• Task brief
Print out the entries that follow exactly, missing none.

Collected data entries
# # # # # # #
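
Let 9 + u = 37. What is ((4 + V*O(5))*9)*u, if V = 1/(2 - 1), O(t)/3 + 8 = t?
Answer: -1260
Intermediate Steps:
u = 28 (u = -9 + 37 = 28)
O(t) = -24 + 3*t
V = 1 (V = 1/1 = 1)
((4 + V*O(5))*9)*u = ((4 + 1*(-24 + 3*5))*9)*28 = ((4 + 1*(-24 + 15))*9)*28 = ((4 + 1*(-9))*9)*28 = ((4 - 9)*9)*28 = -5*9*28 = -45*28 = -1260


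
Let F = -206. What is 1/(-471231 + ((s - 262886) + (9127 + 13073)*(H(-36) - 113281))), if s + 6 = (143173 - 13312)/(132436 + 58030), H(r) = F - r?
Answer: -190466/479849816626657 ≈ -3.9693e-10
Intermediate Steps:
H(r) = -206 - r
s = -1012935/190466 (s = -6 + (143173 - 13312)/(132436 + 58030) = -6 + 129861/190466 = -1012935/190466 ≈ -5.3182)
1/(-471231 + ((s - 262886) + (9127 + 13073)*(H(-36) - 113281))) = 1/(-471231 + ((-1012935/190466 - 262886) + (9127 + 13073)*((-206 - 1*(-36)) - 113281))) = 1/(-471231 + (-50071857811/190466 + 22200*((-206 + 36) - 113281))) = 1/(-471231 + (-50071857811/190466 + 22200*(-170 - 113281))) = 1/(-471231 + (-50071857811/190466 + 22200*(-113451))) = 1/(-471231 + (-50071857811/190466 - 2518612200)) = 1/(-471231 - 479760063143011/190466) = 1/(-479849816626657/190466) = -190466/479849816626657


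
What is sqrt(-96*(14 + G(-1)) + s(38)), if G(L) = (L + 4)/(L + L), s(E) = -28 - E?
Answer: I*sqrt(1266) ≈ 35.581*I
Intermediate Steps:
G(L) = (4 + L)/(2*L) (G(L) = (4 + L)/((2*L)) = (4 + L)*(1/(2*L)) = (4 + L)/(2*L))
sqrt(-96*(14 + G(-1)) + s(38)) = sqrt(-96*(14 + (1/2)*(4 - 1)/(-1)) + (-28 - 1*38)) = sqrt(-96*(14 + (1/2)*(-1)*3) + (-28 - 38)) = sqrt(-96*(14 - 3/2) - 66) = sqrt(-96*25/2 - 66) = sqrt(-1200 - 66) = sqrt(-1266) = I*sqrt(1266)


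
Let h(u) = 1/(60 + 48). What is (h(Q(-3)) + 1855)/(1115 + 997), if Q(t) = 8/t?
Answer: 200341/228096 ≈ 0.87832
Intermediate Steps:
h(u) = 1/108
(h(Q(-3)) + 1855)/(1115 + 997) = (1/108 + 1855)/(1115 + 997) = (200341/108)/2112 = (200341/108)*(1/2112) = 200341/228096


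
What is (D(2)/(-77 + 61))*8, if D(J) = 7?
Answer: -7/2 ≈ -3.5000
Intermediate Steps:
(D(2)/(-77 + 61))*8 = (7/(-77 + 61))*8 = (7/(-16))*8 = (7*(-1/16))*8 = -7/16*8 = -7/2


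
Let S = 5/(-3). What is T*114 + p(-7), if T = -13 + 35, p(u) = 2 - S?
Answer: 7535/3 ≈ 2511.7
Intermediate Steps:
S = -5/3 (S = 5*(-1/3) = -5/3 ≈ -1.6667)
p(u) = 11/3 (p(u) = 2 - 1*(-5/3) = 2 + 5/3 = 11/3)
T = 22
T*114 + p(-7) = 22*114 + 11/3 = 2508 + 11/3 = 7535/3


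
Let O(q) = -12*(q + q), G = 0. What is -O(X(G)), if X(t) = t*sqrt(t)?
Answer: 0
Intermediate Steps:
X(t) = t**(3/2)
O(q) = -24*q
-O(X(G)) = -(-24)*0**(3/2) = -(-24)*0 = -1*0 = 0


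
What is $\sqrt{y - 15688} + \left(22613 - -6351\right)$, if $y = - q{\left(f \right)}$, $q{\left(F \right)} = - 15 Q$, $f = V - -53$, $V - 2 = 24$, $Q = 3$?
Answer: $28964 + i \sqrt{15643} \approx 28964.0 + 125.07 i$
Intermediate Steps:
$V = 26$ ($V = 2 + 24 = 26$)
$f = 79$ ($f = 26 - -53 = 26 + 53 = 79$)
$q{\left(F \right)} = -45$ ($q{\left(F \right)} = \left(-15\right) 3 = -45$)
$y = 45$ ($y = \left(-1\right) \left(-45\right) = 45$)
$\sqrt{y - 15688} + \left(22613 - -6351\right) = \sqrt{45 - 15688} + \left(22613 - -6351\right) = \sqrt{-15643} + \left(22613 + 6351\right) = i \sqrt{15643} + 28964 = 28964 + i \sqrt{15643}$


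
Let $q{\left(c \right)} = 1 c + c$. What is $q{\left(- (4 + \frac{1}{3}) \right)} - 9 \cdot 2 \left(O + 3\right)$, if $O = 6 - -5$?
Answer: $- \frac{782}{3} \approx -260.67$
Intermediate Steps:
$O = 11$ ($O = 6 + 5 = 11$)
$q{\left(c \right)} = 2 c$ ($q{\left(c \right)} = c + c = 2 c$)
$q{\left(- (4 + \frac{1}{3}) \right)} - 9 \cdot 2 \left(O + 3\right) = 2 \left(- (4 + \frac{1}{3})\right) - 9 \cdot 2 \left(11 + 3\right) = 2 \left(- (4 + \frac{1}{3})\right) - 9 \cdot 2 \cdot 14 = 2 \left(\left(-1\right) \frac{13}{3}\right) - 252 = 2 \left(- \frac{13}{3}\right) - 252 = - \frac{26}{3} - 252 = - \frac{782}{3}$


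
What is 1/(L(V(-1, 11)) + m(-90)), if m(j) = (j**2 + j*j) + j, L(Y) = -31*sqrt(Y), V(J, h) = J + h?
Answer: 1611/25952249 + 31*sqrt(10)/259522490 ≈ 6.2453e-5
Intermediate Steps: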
# # # # # # #
• Answer
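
Let 9 + u = 37. What is ((4 + V*O(5))*9)*u, if V = 1/(2 - 1), O(t)/3 + 8 = t?
Answer: -1260
Intermediate Steps:
u = 28 (u = -9 + 37 = 28)
O(t) = -24 + 3*t
V = 1 (V = 1/1 = 1)
((4 + V*O(5))*9)*u = ((4 + 1*(-24 + 3*5))*9)*28 = ((4 + 1*(-24 + 15))*9)*28 = ((4 + 1*(-9))*9)*28 = ((4 - 9)*9)*28 = -5*9*28 = -45*28 = -1260


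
Let F = -206. What is 1/(-471231 + ((s - 262886) + (9127 + 13073)*(H(-36) - 113281))), if s + 6 = (143173 - 13312)/(132436 + 58030), H(r) = F - r?
Answer: -190466/479849816626657 ≈ -3.9693e-10
Intermediate Steps:
H(r) = -206 - r
s = -1012935/190466 (s = -6 + (143173 - 13312)/(132436 + 58030) = -6 + 129861/190466 = -1012935/190466 ≈ -5.3182)
1/(-471231 + ((s - 262886) + (9127 + 13073)*(H(-36) - 113281))) = 1/(-471231 + ((-1012935/190466 - 262886) + (9127 + 13073)*((-206 - 1*(-36)) - 113281))) = 1/(-471231 + (-50071857811/190466 + 22200*((-206 + 36) - 113281))) = 1/(-471231 + (-50071857811/190466 + 22200*(-170 - 113281))) = 1/(-471231 + (-50071857811/190466 + 22200*(-113451))) = 1/(-471231 + (-50071857811/190466 - 2518612200)) = 1/(-471231 - 479760063143011/190466) = 1/(-479849816626657/190466) = -190466/479849816626657


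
What is sqrt(-96*(14 + G(-1)) + s(38)), if G(L) = (L + 4)/(L + L), s(E) = -28 - E?
Answer: I*sqrt(1266) ≈ 35.581*I
Intermediate Steps:
G(L) = (4 + L)/(2*L) (G(L) = (4 + L)/((2*L)) = (4 + L)*(1/(2*L)) = (4 + L)/(2*L))
sqrt(-96*(14 + G(-1)) + s(38)) = sqrt(-96*(14 + (1/2)*(4 - 1)/(-1)) + (-28 - 1*38)) = sqrt(-96*(14 + (1/2)*(-1)*3) + (-28 - 38)) = sqrt(-96*(14 - 3/2) - 66) = sqrt(-96*25/2 - 66) = sqrt(-1200 - 66) = sqrt(-1266) = I*sqrt(1266)


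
Let h(u) = 1/(60 + 48). What is (h(Q(-3)) + 1855)/(1115 + 997), if Q(t) = 8/t?
Answer: 200341/228096 ≈ 0.87832
Intermediate Steps:
h(u) = 1/108
(h(Q(-3)) + 1855)/(1115 + 997) = (1/108 + 1855)/(1115 + 997) = (200341/108)/2112 = (200341/108)*(1/2112) = 200341/228096


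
What is (D(2)/(-77 + 61))*8, if D(J) = 7?
Answer: -7/2 ≈ -3.5000
Intermediate Steps:
(D(2)/(-77 + 61))*8 = (7/(-77 + 61))*8 = (7/(-16))*8 = (7*(-1/16))*8 = -7/16*8 = -7/2


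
Let S = 5/(-3). What is T*114 + p(-7), if T = -13 + 35, p(u) = 2 - S?
Answer: 7535/3 ≈ 2511.7
Intermediate Steps:
S = -5/3 (S = 5*(-1/3) = -5/3 ≈ -1.6667)
p(u) = 11/3 (p(u) = 2 - 1*(-5/3) = 2 + 5/3 = 11/3)
T = 22
T*114 + p(-7) = 22*114 + 11/3 = 2508 + 11/3 = 7535/3


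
Let O(q) = -12*(q + q), G = 0. What is -O(X(G)), if X(t) = t*sqrt(t)?
Answer: 0
Intermediate Steps:
X(t) = t**(3/2)
O(q) = -24*q
-O(X(G)) = -(-24)*0**(3/2) = -(-24)*0 = -1*0 = 0


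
What is $\sqrt{y - 15688} + \left(22613 - -6351\right)$, if $y = - q{\left(f \right)}$, $q{\left(F \right)} = - 15 Q$, $f = V - -53$, $V - 2 = 24$, $Q = 3$?
Answer: $28964 + i \sqrt{15643} \approx 28964.0 + 125.07 i$
Intermediate Steps:
$V = 26$ ($V = 2 + 24 = 26$)
$f = 79$ ($f = 26 - -53 = 26 + 53 = 79$)
$q{\left(F \right)} = -45$ ($q{\left(F \right)} = \left(-15\right) 3 = -45$)
$y = 45$ ($y = \left(-1\right) \left(-45\right) = 45$)
$\sqrt{y - 15688} + \left(22613 - -6351\right) = \sqrt{45 - 15688} + \left(22613 - -6351\right) = \sqrt{-15643} + \left(22613 + 6351\right) = i \sqrt{15643} + 28964 = 28964 + i \sqrt{15643}$


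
Let $q{\left(c \right)} = 1 c + c$. What is $q{\left(- (4 + \frac{1}{3}) \right)} - 9 \cdot 2 \left(O + 3\right)$, if $O = 6 - -5$?
Answer: $- \frac{782}{3} \approx -260.67$
Intermediate Steps:
$O = 11$ ($O = 6 + 5 = 11$)
$q{\left(c \right)} = 2 c$ ($q{\left(c \right)} = c + c = 2 c$)
$q{\left(- (4 + \frac{1}{3}) \right)} - 9 \cdot 2 \left(O + 3\right) = 2 \left(- (4 + \frac{1}{3})\right) - 9 \cdot 2 \left(11 + 3\right) = 2 \left(- (4 + \frac{1}{3})\right) - 9 \cdot 2 \cdot 14 = 2 \left(\left(-1\right) \frac{13}{3}\right) - 252 = 2 \left(- \frac{13}{3}\right) - 252 = - \frac{26}{3} - 252 = - \frac{782}{3}$


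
What is 1/(L(V(-1, 11)) + m(-90)), if m(j) = (j**2 + j*j) + j, L(Y) = -31*sqrt(Y), V(J, h) = J + h?
Answer: 1611/25952249 + 31*sqrt(10)/259522490 ≈ 6.2453e-5
Intermediate Steps: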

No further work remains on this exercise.